Start of MATERIAL FOR THE TASK
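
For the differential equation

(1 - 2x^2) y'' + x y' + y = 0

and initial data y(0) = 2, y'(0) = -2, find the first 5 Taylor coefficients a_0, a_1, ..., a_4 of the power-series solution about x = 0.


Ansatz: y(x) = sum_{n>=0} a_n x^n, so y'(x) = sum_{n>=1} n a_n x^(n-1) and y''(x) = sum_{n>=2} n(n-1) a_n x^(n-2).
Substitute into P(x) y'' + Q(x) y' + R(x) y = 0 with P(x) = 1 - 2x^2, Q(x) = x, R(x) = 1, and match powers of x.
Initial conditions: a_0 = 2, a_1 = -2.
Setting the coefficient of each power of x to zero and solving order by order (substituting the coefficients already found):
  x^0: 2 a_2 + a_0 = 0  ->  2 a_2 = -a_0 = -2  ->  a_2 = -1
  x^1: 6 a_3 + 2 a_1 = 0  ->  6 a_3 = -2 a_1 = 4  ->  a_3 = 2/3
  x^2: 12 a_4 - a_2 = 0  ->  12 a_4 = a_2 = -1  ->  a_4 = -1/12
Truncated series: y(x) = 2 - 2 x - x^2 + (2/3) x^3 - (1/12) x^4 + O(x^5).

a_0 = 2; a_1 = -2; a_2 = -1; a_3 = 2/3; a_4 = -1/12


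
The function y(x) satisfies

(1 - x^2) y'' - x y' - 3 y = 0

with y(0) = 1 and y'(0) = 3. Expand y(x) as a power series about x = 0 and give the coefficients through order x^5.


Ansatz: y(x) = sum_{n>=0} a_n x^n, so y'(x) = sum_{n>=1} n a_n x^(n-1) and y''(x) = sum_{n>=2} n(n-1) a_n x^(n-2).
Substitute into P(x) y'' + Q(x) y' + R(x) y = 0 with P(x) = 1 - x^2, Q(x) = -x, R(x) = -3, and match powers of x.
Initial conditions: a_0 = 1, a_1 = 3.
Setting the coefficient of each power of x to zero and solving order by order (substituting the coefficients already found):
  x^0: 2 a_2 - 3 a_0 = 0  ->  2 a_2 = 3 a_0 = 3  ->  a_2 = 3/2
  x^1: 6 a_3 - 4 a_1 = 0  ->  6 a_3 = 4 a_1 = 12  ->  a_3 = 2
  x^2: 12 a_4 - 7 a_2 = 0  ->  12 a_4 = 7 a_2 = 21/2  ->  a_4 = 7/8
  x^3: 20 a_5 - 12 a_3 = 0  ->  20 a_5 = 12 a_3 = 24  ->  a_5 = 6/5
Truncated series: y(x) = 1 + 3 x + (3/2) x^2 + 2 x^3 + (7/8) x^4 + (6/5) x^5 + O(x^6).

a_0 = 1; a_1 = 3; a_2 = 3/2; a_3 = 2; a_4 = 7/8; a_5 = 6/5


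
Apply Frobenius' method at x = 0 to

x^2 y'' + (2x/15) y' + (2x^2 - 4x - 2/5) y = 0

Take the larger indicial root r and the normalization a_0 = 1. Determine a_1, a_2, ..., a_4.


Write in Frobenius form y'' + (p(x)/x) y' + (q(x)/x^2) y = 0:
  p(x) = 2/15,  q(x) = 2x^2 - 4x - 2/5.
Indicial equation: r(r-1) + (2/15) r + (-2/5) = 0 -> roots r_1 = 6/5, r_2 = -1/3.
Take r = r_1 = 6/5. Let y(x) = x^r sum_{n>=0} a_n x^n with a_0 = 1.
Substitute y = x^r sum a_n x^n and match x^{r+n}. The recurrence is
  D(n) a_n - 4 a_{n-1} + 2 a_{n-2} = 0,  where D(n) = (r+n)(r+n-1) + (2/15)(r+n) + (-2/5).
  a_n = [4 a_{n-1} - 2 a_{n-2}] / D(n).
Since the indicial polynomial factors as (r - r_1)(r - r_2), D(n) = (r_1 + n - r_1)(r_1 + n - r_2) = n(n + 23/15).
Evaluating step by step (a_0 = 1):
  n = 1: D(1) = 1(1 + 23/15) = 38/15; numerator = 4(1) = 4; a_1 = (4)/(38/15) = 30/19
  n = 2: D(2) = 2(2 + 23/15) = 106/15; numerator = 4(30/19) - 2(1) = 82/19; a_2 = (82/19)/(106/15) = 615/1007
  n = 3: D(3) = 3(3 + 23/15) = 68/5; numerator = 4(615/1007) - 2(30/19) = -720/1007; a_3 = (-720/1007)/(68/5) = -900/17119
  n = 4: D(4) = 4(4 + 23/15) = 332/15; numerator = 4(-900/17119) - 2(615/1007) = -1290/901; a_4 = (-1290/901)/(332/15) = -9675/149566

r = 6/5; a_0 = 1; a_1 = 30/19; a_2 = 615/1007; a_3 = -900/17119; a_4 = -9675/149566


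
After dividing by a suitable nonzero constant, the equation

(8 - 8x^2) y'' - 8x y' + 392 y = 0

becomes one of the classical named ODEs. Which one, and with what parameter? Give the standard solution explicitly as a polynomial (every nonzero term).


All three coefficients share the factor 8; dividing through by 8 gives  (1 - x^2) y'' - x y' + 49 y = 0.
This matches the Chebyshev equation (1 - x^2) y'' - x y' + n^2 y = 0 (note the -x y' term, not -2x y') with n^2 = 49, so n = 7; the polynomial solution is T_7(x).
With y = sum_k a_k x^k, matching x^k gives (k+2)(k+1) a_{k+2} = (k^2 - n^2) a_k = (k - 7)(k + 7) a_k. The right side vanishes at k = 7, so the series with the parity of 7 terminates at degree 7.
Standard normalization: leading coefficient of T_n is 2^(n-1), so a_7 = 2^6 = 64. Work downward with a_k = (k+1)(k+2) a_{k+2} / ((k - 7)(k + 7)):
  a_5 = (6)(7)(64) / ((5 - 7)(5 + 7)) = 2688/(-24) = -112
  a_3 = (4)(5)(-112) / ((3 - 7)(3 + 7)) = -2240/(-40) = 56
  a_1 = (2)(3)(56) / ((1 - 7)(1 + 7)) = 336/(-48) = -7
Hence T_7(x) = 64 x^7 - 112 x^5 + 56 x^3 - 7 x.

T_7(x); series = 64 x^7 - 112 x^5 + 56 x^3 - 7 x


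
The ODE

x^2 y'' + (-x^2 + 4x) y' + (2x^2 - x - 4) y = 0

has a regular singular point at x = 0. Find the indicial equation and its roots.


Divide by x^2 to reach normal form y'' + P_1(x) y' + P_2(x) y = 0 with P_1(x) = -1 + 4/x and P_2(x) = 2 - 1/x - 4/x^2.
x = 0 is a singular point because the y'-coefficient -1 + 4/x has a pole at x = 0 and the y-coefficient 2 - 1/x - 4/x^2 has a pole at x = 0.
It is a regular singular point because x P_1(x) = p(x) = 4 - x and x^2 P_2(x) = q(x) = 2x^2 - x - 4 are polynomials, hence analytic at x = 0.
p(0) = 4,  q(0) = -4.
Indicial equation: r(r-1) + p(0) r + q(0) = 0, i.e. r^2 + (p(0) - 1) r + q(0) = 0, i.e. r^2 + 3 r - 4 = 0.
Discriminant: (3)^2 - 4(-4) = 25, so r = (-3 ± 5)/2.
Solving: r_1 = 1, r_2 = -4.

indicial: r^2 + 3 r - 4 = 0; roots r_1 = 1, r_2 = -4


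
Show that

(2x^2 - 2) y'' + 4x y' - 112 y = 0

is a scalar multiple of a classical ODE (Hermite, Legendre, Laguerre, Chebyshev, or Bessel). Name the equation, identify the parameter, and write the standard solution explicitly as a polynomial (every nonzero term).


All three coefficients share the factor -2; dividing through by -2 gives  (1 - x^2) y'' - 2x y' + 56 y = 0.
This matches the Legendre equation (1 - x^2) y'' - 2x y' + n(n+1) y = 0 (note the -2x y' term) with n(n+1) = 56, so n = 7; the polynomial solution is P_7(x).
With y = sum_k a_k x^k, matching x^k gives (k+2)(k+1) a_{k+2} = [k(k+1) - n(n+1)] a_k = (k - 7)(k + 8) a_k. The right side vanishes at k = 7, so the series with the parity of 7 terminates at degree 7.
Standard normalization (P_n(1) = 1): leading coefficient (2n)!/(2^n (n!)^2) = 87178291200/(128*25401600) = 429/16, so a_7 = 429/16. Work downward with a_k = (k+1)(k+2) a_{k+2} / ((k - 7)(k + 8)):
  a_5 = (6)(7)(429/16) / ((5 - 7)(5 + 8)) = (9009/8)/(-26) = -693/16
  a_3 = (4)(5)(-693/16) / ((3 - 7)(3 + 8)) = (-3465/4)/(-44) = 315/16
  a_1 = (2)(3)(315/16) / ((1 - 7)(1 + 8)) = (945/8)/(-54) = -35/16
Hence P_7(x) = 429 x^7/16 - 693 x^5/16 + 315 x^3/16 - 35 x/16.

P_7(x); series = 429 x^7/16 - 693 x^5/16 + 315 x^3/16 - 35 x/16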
End of MATERIAL FOR THE TASK
Start of MATERIAL FOR THE TASK
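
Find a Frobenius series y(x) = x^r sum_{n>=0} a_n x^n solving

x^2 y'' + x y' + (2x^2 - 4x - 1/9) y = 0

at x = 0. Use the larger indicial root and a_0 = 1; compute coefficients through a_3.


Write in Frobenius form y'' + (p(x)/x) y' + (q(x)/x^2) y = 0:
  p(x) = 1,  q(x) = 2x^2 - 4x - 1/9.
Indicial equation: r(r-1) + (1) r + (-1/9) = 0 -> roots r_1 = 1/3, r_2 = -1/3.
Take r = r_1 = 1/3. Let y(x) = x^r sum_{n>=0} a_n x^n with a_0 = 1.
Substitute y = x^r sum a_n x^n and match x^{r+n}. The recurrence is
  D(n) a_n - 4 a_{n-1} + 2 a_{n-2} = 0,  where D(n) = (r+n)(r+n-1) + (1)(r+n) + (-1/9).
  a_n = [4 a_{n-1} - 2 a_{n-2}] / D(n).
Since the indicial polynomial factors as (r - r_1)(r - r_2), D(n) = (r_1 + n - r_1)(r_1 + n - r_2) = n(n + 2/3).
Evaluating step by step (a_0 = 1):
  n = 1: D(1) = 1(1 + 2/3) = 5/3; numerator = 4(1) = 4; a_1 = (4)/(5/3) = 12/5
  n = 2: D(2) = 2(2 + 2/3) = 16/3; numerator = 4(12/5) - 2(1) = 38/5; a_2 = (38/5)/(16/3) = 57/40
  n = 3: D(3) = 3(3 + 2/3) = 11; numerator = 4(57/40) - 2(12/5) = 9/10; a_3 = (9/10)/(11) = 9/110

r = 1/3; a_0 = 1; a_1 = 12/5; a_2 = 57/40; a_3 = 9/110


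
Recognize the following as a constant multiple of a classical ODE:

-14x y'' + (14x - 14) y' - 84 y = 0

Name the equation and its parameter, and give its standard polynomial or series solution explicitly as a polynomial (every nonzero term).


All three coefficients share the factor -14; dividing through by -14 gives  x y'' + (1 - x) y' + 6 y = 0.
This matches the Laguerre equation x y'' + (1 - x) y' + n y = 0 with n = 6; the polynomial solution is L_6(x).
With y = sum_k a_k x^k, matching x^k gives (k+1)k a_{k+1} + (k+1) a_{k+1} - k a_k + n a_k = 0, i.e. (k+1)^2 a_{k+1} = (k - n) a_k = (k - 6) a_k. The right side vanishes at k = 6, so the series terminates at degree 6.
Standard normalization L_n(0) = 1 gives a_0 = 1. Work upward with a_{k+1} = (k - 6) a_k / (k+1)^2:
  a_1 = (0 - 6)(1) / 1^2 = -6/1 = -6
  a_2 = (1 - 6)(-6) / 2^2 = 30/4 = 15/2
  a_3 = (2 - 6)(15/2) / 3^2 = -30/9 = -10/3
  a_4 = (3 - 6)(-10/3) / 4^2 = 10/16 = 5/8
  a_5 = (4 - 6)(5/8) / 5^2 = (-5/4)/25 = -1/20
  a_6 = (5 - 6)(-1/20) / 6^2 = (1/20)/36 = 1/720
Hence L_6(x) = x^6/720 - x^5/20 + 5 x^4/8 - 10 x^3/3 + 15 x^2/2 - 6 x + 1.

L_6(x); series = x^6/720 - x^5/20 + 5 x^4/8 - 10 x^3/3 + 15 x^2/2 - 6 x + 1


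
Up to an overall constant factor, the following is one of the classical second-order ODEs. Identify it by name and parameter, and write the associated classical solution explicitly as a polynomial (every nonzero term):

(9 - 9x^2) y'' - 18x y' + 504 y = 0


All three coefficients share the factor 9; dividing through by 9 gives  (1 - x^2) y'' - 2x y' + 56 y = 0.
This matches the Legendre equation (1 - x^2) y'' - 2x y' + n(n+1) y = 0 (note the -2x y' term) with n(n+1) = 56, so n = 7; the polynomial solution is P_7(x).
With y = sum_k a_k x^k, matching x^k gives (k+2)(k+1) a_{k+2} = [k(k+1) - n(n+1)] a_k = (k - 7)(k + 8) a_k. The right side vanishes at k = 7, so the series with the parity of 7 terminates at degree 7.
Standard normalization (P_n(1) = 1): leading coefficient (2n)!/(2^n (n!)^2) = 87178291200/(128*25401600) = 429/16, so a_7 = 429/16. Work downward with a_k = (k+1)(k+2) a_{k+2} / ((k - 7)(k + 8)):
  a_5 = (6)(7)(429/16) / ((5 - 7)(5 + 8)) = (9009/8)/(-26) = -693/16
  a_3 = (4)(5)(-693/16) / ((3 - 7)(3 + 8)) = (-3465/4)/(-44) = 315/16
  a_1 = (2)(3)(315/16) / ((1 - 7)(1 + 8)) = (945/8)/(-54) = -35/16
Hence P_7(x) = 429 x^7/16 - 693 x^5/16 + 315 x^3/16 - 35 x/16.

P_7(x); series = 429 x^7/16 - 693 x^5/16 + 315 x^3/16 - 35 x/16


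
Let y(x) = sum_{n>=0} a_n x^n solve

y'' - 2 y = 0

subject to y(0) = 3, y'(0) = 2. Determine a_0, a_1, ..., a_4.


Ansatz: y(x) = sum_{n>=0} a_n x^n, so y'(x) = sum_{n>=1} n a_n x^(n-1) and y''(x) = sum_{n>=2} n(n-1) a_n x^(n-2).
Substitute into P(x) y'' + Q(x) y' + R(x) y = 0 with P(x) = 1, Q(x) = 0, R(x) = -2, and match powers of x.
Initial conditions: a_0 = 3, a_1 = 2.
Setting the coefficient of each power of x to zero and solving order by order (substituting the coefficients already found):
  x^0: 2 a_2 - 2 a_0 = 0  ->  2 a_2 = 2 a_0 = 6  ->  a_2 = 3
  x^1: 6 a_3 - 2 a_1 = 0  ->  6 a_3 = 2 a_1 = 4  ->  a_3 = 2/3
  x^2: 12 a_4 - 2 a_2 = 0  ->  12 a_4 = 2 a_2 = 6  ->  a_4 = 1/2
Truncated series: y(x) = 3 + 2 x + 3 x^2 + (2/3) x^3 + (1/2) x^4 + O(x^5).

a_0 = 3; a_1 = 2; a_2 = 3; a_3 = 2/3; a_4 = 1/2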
End of MATERIAL FOR THE TASK
Where the data above reaches the line holding "at x = 0. Use", begin printing, and stop after the line holding "-14x y'' + (14x - 14) y' - 84 y = 0". Each line must be reproduced exactly, with nothing else added.

**OUTPUT**
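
at x = 0. Use the larger indicial root and a_0 = 1; compute coefficients through a_3.


Write in Frobenius form y'' + (p(x)/x) y' + (q(x)/x^2) y = 0:
  p(x) = 1,  q(x) = 2x^2 - 4x - 1/9.
Indicial equation: r(r-1) + (1) r + (-1/9) = 0 -> roots r_1 = 1/3, r_2 = -1/3.
Take r = r_1 = 1/3. Let y(x) = x^r sum_{n>=0} a_n x^n with a_0 = 1.
Substitute y = x^r sum a_n x^n and match x^{r+n}. The recurrence is
  D(n) a_n - 4 a_{n-1} + 2 a_{n-2} = 0,  where D(n) = (r+n)(r+n-1) + (1)(r+n) + (-1/9).
  a_n = [4 a_{n-1} - 2 a_{n-2}] / D(n).
Since the indicial polynomial factors as (r - r_1)(r - r_2), D(n) = (r_1 + n - r_1)(r_1 + n - r_2) = n(n + 2/3).
Evaluating step by step (a_0 = 1):
  n = 1: D(1) = 1(1 + 2/3) = 5/3; numerator = 4(1) = 4; a_1 = (4)/(5/3) = 12/5
  n = 2: D(2) = 2(2 + 2/3) = 16/3; numerator = 4(12/5) - 2(1) = 38/5; a_2 = (38/5)/(16/3) = 57/40
  n = 3: D(3) = 3(3 + 2/3) = 11; numerator = 4(57/40) - 2(12/5) = 9/10; a_3 = (9/10)/(11) = 9/110

r = 1/3; a_0 = 1; a_1 = 12/5; a_2 = 57/40; a_3 = 9/110


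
Recognize the following as a constant multiple of a classical ODE:

-14x y'' + (14x - 14) y' - 84 y = 0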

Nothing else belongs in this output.